§ **WHAT THE TASK REQUIRES**
Report every line below that holds the word "generated".

Collected data entries

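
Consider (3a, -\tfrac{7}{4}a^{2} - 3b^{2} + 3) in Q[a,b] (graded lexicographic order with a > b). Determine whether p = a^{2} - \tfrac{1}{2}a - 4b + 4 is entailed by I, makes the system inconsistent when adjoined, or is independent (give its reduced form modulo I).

First compute the reduced Gröbner basis of I by Buchberger's algorithm.
f_1 = 3a, LT = a.
f_2 = -\tfrac{7}{4}a^{2} - 3b^{2} + 3, LT = a^{2}.

S(f_1,f_2): lcm = a^{2}. S = -\tfrac{12}{7}b^{2} + \tfrac{12}{7}.
  leading term b^{2}: no divisor's leading term divides it; move -\tfrac{12}{7}b^{2} to the remainder.
  leading term 1: no divisor's leading term divides it; move \tfrac{12}{7} to the remainder.
  remainder -\tfrac{12}{7}b^{2} + \tfrac{12}{7} ≠ 0; add h_3 = -\tfrac{12}{7}b^{2} + \tfrac{12}{7} to the basis.

The other S-polynomials (S(f_1,h_3), S(f_2,h_3)) all reduce to 0 modulo the current basis, so we have a Gröbner basis.
Inter-reduce: drop elements whose leading term is divisible by another's, tail-reduce, and make monic.
Reduced Gröbner basis: {b^{2} - 1, a}.
Label its elements g_1 = b^{2} - 1, g_2 = a.

Reduce p = a^{2} - \tfrac{1}{2}a - 4b + 4 modulo G:
  leading term a^{2}: subtract (a)·g_2 from a^{2} - \tfrac{1}{2}a - 4b + 4 → -\tfrac{1}{2}a - 4b + 4
  leading term a: subtract (-\tfrac{1}{2})·g_2 from -\tfrac{1}{2}a - 4b + 4 → -4b + 4
  leading term b: no divisor's leading term divides it; move -4b to the remainder.
  leading term 1: no divisor's leading term divides it; move 4 to the remainder.
  normal form = -4b + 4.
The normal form is nonzero, so p ∉ I. Since p minus its normal form lies in I, I + (p) = I + (r) where r = -4b + 4; decide whether this ideal is the whole ring.
Run Buchberger on G together with r (pairs among the g_i already reduce to 0 since G is a Gröbner basis):
g_1 = b^{2} - 1, LT = b^{2}.
g_2 = a, LT = a.
r = -4b + 4, LT = b.

The S-polynomials (S(g_1,g_2), S(g_1,r), S(g_2,r)) all reduce to 0 modulo the current basis, so we have a Gröbner basis.
Inter-reduce: drop elements whose leading term is divisible by another's, tail-reduce, and make monic.
Reduced Gröbner basis: {a, b - 1}.
The reduced Gröbner basis of I + (p) is {a, b - 1} ≠ {1}, a proper ideal, so the enlarged system stays consistent: p is independent of I, with normal form -4b + 4.

a^{2} - \tfrac{1}{2}a - 4b + 4 is independent of I; its normal form modulo I is -4b + 4.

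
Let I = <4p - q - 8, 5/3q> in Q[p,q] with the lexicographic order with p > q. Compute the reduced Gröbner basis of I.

G = {p - 2, q}

f_1 = 4p - q - 8, LT = p.
f_2 = 5/3q, LT = q.

The S-polynomials (S(f_1,f_2)) all reduce to 0 modulo the current basis, so we have a Gröbner basis.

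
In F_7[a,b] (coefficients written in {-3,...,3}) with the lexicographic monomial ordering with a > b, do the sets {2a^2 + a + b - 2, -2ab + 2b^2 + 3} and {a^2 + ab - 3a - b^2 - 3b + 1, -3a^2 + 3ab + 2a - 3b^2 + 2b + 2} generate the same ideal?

Two ideals are equal iff their reduced Gröbner bases coincide (the reduced basis is unique for a fixed ordering).
Buchberger on the first generating set:
f_1 = 2a^2 + a + b - 2, LT = a^2.
f_2 = -2ab + 2b^2 + 3, LT = ab.

S(f_1,f_2): lcm = a^2b. S = ab^2 - 3ab - 2a - 3b^2 - b.
  leading term ab^2: subtract (3b)·f_2 from ab^2 - 3ab - 2a - 3b^2 - b → -3ab - 2a + b^3 - 3b^2 - 3b
  leading term ab: subtract (-2)·f_2 from -3ab - 2a + b^3 - 3b^2 - 3b → -2a + b^3 + b^2 - 3b - 1
  leading term a: no divisor's leading term divides it; move -2a to the remainder.
  leading term b^3: no divisor's leading term divides it; move b^3 to the remainder.
  leading term b^2: no divisor's leading term divides it; move b^2 to the remainder.
  leading term b: no divisor's leading term divides it; move -3b to the remainder.
  leading term 1: no divisor's leading term divides it; move -1 to the remainder.
  remainder -2a + b^3 + b^2 - 3b - 1 ≠ 0; add g_3 = -2a + b^3 + b^2 - 3b - 1 to the basis.

S(f_1,g_3): lcm = a^2. S = -3ab^3 - 3ab^2 + 2ab - 3b - 1.
  leading term ab^3: subtract (-2b^2)·f_2 from -3ab^3 - 3ab^2 + 2ab - 3b - 1 → -3ab^2 + 2ab - 3b^4 - b^2 - 3b - 1
  leading term ab^2: subtract (-2b)·f_2 from -3ab^2 + 2ab - 3b^4 - b^2 - 3b - 1 → 2ab - 3b^4 - 3b^3 - b^2 + 3b - 1
  leading term ab: subtract (-1)·f_2 from 2ab - 3b^4 - 3b^3 - b^2 + 3b - 1 → -3b^4 - 3b^3 + b^2 + 3b + 2
  leading term b^4: no divisor's leading term divides it; move -3b^4 to the remainder.
  leading term b^3: no divisor's leading term divides it; move -3b^3 to the remainder.
  leading term b^2: no divisor's leading term divides it; move b^2 to the remainder.
  leading term b: no divisor's leading term divides it; move 3b to the remainder.
  leading term 1: no divisor's leading term divides it; move 2 to the remainder.
  remainder -3b^4 - 3b^3 + b^2 + 3b + 2 ≠ 0; add g_4 = -3b^4 - 3b^3 + b^2 + 3b + 2 to the basis.

The other S-polynomials (S(f_2,g_3), S(f_1,g_4), S(f_2,g_4), S(g_3,g_4)) all reduce to 0 modulo the current basis, so we have a Gröbner basis.
Inter-reduce: drop elements whose leading term is divisible by another's, tail-reduce, and make monic.
Reduced Gröbner basis: {a + 3b^3 + 3b^2 - 2b - 3, b^4 + b^3 + 2b^2 - b - 3}.

Buchberger on the second generating set:
h_1 = a^2 + ab - 3a - b^2 - 3b + 1, LT = a^2.
h_2 = -3a^2 + 3ab + 2a - 3b^2 + 2b + 2, LT = a^2.

S(h_1,h_2): lcm = a^2. S = 2ab - 2b^2 - 3.
  leading term ab: no divisor's leading term divides it; move 2ab to the remainder.
  leading term b^2: no divisor's leading term divides it; move -2b^2 to the remainder.
  leading term 1: no divisor's leading term divides it; move -3 to the remainder.
  remainder 2ab - 2b^2 - 3 ≠ 0; add k_3 = 2ab - 2b^2 - 3 to the basis.

S(h_1,k_3): lcm = a^2b. S = 2ab^2 - 3ab - 2a - b^3 - 3b^2 + b.
  leading term ab^2: subtract (b)·k_3 from 2ab^2 - 3ab - 2a - b^3 - 3b^2 + b → -3ab - 2a + b^3 - 3b^2 - 3b
  leading term ab: subtract (2)·k_3 from -3ab - 2a + b^3 - 3b^2 - 3b → -2a + b^3 + b^2 - 3b - 1
  leading term a: no divisor's leading term divides it; move -2a to the remainder.
  leading term b^3: no divisor's leading term divides it; move b^3 to the remainder.
  leading term b^2: no divisor's leading term divides it; move b^2 to the remainder.
  leading term b: no divisor's leading term divides it; move -3b to the remainder.
  leading term 1: no divisor's leading term divides it; move -1 to the remainder.
  remainder -2a + b^3 + b^2 - 3b - 1 ≠ 0; add k_4 = -2a + b^3 + b^2 - 3b - 1 to the basis.

S(h_1,k_4): lcm = a^2. S = -3ab^3 - 3ab^2 + 3ab - b^2 - 3b + 1.
  leading term ab^3: subtract (2b^2)·k_3 from -3ab^3 - 3ab^2 + 3ab - b^2 - 3b + 1 → -3ab^2 + 3ab - 3b^4 - 2b^2 - 3b + 1
  leading term ab^2: subtract (2b)·k_3 from -3ab^2 + 3ab - 3b^4 - 2b^2 - 3b + 1 → 3ab - 3b^4 - 3b^3 - 2b^2 + 3b + 1
  leading term ab: subtract (-2)·k_3 from 3ab - 3b^4 - 3b^3 - 2b^2 + 3b + 1 → -3b^4 - 3b^3 + b^2 + 3b + 2
  leading term b^4: no divisor's leading term divides it; move -3b^4 to the remainder.
  leading term b^3: no divisor's leading term divides it; move -3b^3 to the remainder.
  leading term b^2: no divisor's leading term divides it; move b^2 to the remainder.
  leading term b: no divisor's leading term divides it; move 3b to the remainder.
  leading term 1: no divisor's leading term divides it; move 2 to the remainder.
  remainder -3b^4 - 3b^3 + b^2 + 3b + 2 ≠ 0; add k_5 = -3b^4 - 3b^3 + b^2 + 3b + 2 to the basis.

The other S-polynomials (S(h_2,k_3), S(h_2,k_4), S(k_3,k_4), S(h_1,k_5), S(h_2,k_5), S(k_3,k_5), S(k_4,k_5)) all reduce to 0 modulo the current basis, so we have a Gröbner basis.
Inter-reduce: drop elements whose leading term is divisible by another's, tail-reduce, and make monic.
Reduced Gröbner basis: {a + 3b^3 + 3b^2 - 2b - 3, b^4 + b^3 + 2b^2 - b - 3}.

These coincide, so the ideals are equal.

Yes, the ideals are equal.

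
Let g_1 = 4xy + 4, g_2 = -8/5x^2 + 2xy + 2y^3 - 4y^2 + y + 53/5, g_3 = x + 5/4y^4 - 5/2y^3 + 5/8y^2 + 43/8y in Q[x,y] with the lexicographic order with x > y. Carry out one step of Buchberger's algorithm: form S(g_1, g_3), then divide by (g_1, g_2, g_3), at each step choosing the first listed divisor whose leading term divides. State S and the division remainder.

S(g_1, g_3) = -5/4y^5 + 5/2y^4 - 5/8y^3 - 43/8y^2 + 1; remainder on division = -5/4y^5 + 5/2y^4 - 5/8y^3 - 43/8y^2 + 1.

lcm(LM(g_1), LM(g_3)) = xy.
S = (lcm/LT(g_1))·g_1 − (lcm/LT(g_3))·g_3 = -5/4y^5 + 5/2y^4 - 5/8y^3 - 43/8y^2 + 1.
Reduce S modulo (g_1, g_2, g_3) in that order:
  leading term y^5: no divisor's leading term divides it; move -5/4y^5 to the remainder.
  leading term y^4: no divisor's leading term divides it; move 5/2y^4 to the remainder.
  leading term y^3: no divisor's leading term divides it; move -5/8y^3 to the remainder.
  leading term y^2: no divisor's leading term divides it; move -43/8y^2 to the remainder.
  leading term 1: no divisor's leading term divides it; move 1 to the remainder.
The remainder -5/4y^5 + 5/2y^4 - 5/8y^3 - 43/8y^2 + 1 is nonzero, so it would be added as the next basis element.
This is the inner loop of Buchberger's algorithm — each nonzero remainder becomes a new basis element.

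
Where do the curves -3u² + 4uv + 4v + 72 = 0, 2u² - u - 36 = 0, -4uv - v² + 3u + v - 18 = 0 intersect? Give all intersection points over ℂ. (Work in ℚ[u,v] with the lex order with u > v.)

Compute a lex Gröbner basis by Buchberger's algorithm.
f_1 = -3u² + 4uv + 4v + 72, LT = u².
f_2 = 2u² - u - 36, LT = u².
f_3 = -4uv + 3u - v² + v - 18, LT = uv.

S(f_1,f_2): lcm = u². S = -4/3uv + ½u - 4/3v - 6.
  leading term uv: subtract (⅓)·f_3 from -4/3uv + ½u - 4/3v - 6 → -½u + ⅓v² - 5/3v
  leading term u: no divisor's leading term divides it; move -½u to the remainder.
  leading term v²: no divisor's leading term divides it; move ⅓v² to the remainder.
  leading term v: no divisor's leading term divides it; move -5/3v to the remainder.
  remainder -½u + ⅓v² - 5/3v ≠ 0; add h_4 = -½u + ⅓v² - 5/3v to the basis.

S(f_1,f_3): lcm = u²v. S = ¾u² - 19/12uv² + ¼uv - 9/2u - 4/3v² - 24v.
  leading term u²: subtract (-¼)·f_1 from ¾u² - 19/12uv² + ¼uv - 9/2u - 4/3v² - 24v → -19/12uv² + 5/4uv - 9/2u - 4/3v² - 23v + 18
  leading term uv²: subtract (19/48v)·f_3 from -19/12uv² + 5/4uv - 9/2u - 4/3v² - 23v + 18 → 1/16uv - 9/2u + 19/48v³ - 83/48v² - 127/8v + 18
  leading term uv: subtract (-1/64)·f_3 from 1/16uv - 9/2u + 19/48v³ - 83/48v² - 127/8v + 18 → -285/64u + 19/48v³ - 335/192v² - 1015/64v + 567/32
  leading term u: subtract (285/32)·h_4 from -285/64u + 19/48v³ - 335/192v² - 1015/64v + 567/32 → 19/48v³ - 905/192v² - 65/64v + 567/32
  leading term v³: no divisor's leading term divides it; move 19/48v³ to the remainder.
  leading term v²: no divisor's leading term divides it; move -905/192v² to the remainder.
  leading term v: no divisor's leading term divides it; move -65/64v to the remainder.
  leading term 1: no divisor's leading term divides it; move 567/32 to the remainder.
  remainder 19/48v³ - 905/192v² - 65/64v + 567/32 ≠ 0; add h_5 = 19/48v³ - 905/192v² - 65/64v + 567/32 to the basis.

S(f_2,f_3): lcm = u²v. S = ¾u² - ¼uv² - ¼uv - 9/2u - 18v.
  leading term u²: subtract (-¼)·f_1 from ¾u² - ¼uv² - ¼uv - 9/2u - 18v → -¼uv² + ¾uv - 9/2u - 17v + 18
  leading term uv²: subtract (1/16v)·f_3 from -¼uv² + ¾uv - 9/2u - 17v + 18 → 9/16uv - 9/2u + 1/16v³ - 1/16v² - 127/8v + 18
  leading term uv: subtract (-9/64)·f_3 from 9/16uv - 9/2u + 1/16v³ - 1/16v² - 127/8v + 18 → -261/64u + 1/16v³ - 13/64v² - 1007/64v + 495/32
  leading term u: subtract (261/32)·h_4 from -261/64u + 1/16v³ - 13/64v² - 1007/64v + 495/32 → 1/16v³ - 187/64v² - 137/64v + 495/32
  leading term v³: subtract (3/19)·h_5 from 1/16v³ - 187/64v² - 137/64v + 495/32 → -331/152v² - 301/152v + 963/76
  leading term v²: no divisor's leading term divides it; move -331/152v² to the remainder.
  leading term v: no divisor's leading term divides it; move -301/152v to the remainder.
  leading term 1: no divisor's leading term divides it; move 963/76 to the remainder.
  remainder -331/152v² - 301/152v + 963/76 ≠ 0; add h_6 = -331/152v² - 301/152v + 963/76 to the basis.

S(f_1,h_4): lcm = u². S = ⅔uv² - 14/3uv - 4/3v - 24.
  leading term uv²: subtract (-⅙v)·f_3 from ⅔uv² - 14/3uv - 4/3v - 24 → -25/6uv - ⅙v³ + ⅙v² - 13/3v - 24
  leading term uv: subtract (25/24)·f_3 from -25/6uv - ⅙v³ + ⅙v² - 13/3v - 24 → -25/8u - ⅙v³ + 29/24v² - 43/8v - 21/4
  leading term u: subtract (25/4)·h_4 from -25/8u - ⅙v³ + 29/24v² - 43/8v - 21/4 → -⅙v³ - ⅞v² + 121/24v - 21/4
  leading term v³: subtract (-8/19)·h_5 from -⅙v³ - ⅞v² + 121/24v - 21/4 → -163/57v² + 263/57v + 42/19
  leading term v²: subtract (1304/993)·h_6 from -163/57v² + 263/57v + 42/19 → 2388/331v - 4776/331
  leading term v: no divisor's leading term divides it; move 2388/331v to the remainder.
  leading term 1: no divisor's leading term divides it; move -4776/331 to the remainder.
  remainder 2388/331v - 4776/331 ≠ 0; add h_7 = 2388/331v - 4776/331 to the basis.

The other S-polynomials (S(f_2,h_4), S(f_3,h_4), S(f_1,h_5), S(f_2,h_5), S(f_3,h_5), S(h_4,h_5), S(f_1,h_6), S(f_2,h_6), S(f_3,h_6), S(h_4,h_6), S(h_5,h_6), S(f_1,h_7), S(f_2,h_7), S(f_3,h_7), S(h_4,h_7), S(h_5,h_7), S(h_6,h_7)) all reduce to 0 modulo the current basis, so we have a Gröbner basis.
Inter-reduce: drop elements whose leading term is divisible by another's, tail-reduce, and make monic.
Reduced Gröbner basis: {u + 4, v - 2}.

Elimination: the polynomial v - 2 lies in the elimination ideal for v, so v ∈ {2}. For each such v, the remaining basis elements (now univariate) give the rest of the solution.
  v = 2: the earlier basis element becomes u + 4 = 0, giving u = -4 — point (-4, 2).

{(-4, 2)}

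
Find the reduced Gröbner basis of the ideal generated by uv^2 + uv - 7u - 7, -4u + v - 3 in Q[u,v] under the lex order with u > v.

G = {u - 1/4v + 3/4, v^3 - 2v^2 - 10v - 7}

This is the nonlinear analogue of row-reducing a linear system.

f_1 = uv^2 + uv - 7u - 7, LT = uv^2.
f_2 = -4u + v - 3, LT = u.

S(f_1,f_2): lcm = uv^2. S = uv - 7u + 1/4v^3 - 3/4v^2 - 7.
  leading term uv: subtract (-1/4v)·f_2 from uv - 7u + 1/4v^3 - 3/4v^2 - 7 → -7u + 1/4v^3 - 1/2v^2 - 3/4v - 7
  leading term u: subtract (7/4)·f_2 from -7u + 1/4v^3 - 1/2v^2 - 3/4v - 7 → 1/4v^3 - 1/2v^2 - 5/2v - 7/4
  leading term v^3: no divisor's leading term divides it; move 1/4v^3 to the remainder.
  leading term v^2: no divisor's leading term divides it; move -1/2v^2 to the remainder.
  leading term v: no divisor's leading term divides it; move -5/2v to the remainder.
  leading term 1: no divisor's leading term divides it; move -7/4 to the remainder.
  remainder 1/4v^3 - 1/2v^2 - 5/2v - 7/4 ≠ 0; add g_3 = 1/4v^3 - 1/2v^2 - 5/2v - 7/4 to the basis.

The other S-polynomials (S(f_1,g_3), S(f_2,g_3)) all reduce to 0 modulo the current basis, so we have a Gröbner basis.
Inter-reduce: drop elements whose leading term is divisible by another's, tail-reduce, and make monic.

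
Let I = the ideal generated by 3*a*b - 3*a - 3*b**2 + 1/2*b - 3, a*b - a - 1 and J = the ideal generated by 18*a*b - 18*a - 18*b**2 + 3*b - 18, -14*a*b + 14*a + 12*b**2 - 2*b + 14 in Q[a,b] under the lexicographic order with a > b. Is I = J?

Yes, the ideals are equal.

For a fixed monomial order, each ideal has a unique reduced Gröbner basis; comparing bases decides equality.
Buchberger on the first generating set:
f_1 = 3*a*b - 3*a - 3*b**2 + 1/2*b - 3, LT = a*b.
f_2 = a*b - a - 1, LT = a*b.

S(f_1,f_2): lcm = a*b. S = -b**2 + 1/6*b.
  leading term b**2: no divisor's leading term divides it; move -b**2 to the remainder.
  leading term b: no divisor's leading term divides it; move 1/6*b to the remainder.
  remainder -b**2 + 1/6*b ≠ 0; add g_3 = -b**2 + 1/6*b to the basis.

S(f_1,g_3): lcm = a*b**2. S = -5/6*a*b - b**3 + 1/6*b**2 - b.
  leading term a*b: subtract (-5/18)·f_1 from -5/6*a*b - b**3 + 1/6*b**2 - b → -5/6*a - b**3 - 2/3*b**2 - 31/36*b - 5/6
  leading term a: no divisor's leading term divides it; move -5/6*a to the remainder.
  leading term b**3: subtract (b)·g_3 from -b**3 - 2/3*b**2 - 31/36*b - 5/6 → -5/6*b**2 - 31/36*b - 5/6
  leading term b**2: subtract (5/6)·g_3 from -5/6*b**2 - 31/36*b - 5/6 → -b - 5/6
  leading term b: no divisor's leading term divides it; move -b to the remainder.
  leading term 1: no divisor's leading term divides it; move -5/6 to the remainder.
  remainder -5/6*a - b - 5/6 ≠ 0; add g_4 = -5/6*a - b - 5/6 to the basis.

The other S-polynomials (S(f_2,g_3), S(f_1,g_4), S(f_2,g_4), S(g_3,g_4)) all reduce to 0 modulo the current basis, so we have a Gröbner basis.
Inter-reduce: drop elements whose leading term is divisible by another's, tail-reduce, and make monic.
Reduced Gröbner basis: {a + 6/5*b + 1, b**2 - 1/6*b}.

Buchberger on the second generating set:
h_1 = 18*a*b - 18*a - 18*b**2 + 3*b - 18, LT = a*b.
h_2 = -14*a*b + 14*a + 12*b**2 - 2*b + 14, LT = a*b.

S(h_1,h_2): lcm = a*b. S = -1/7*b**2 + 1/42*b.
  leading term b**2: no divisor's leading term divides it; move -1/7*b**2 to the remainder.
  leading term b: no divisor's leading term divides it; move 1/42*b to the remainder.
  remainder -1/7*b**2 + 1/42*b ≠ 0; add k_3 = -1/7*b**2 + 1/42*b to the basis.

S(h_1,k_3): lcm = a*b**2. S = -5/6*a*b - b**3 + 1/6*b**2 - b.
  leading term a*b: subtract (-5/108)·h_1 from -5/6*a*b - b**3 + 1/6*b**2 - b → -5/6*a - b**3 - 2/3*b**2 - 31/36*b - 5/6
  leading term a: no divisor's leading term divides it; move -5/6*a to the remainder.
  leading term b**3: subtract (7*b)·k_3 from -b**3 - 2/3*b**2 - 31/36*b - 5/6 → -5/6*b**2 - 31/36*b - 5/6
  leading term b**2: subtract (35/6)·k_3 from -5/6*b**2 - 31/36*b - 5/6 → -b - 5/6
  leading term b: no divisor's leading term divides it; move -b to the remainder.
  leading term 1: no divisor's leading term divides it; move -5/6 to the remainder.
  remainder -5/6*a - b - 5/6 ≠ 0; add k_4 = -5/6*a - b - 5/6 to the basis.

The other S-polynomials (S(h_2,k_3), S(h_1,k_4), S(h_2,k_4), S(k_3,k_4)) all reduce to 0 modulo the current basis, so we have a Gröbner basis.
Inter-reduce: drop elements whose leading term is divisible by another's, tail-reduce, and make monic.
Reduced Gröbner basis: {a + 6/5*b + 1, b**2 - 1/6*b}.

The two bases agree; hence the ideals are identical.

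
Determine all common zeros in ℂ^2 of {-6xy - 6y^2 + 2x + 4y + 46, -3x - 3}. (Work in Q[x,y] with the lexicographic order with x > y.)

Compute a lex Gröbner basis by Buchberger's algorithm.
f_1 = -6xy + 2x - 6y^2 + 4y + 46, LT = xy.
f_2 = -3x - 3, LT = x.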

§ **EXERCISE RESPONSE**
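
Find the reduced Gröbner basis of the ideal generated by uv^2 + uv - 7u - 7, -4u + v - 3 in Q[u,v] under the lex order with u > v.
Let I = the ideal generated by 3*a*b - 3*a - 3*b**2 + 1/2*b - 3, a*b - a - 1 and J = the ideal generated by 18*a*b - 18*a - 18*b**2 + 3*b - 18, -14*a*b + 14*a + 12*b**2 - 2*b + 14 in Q[a,b] under the lexicographic order with a > b. Is I = J?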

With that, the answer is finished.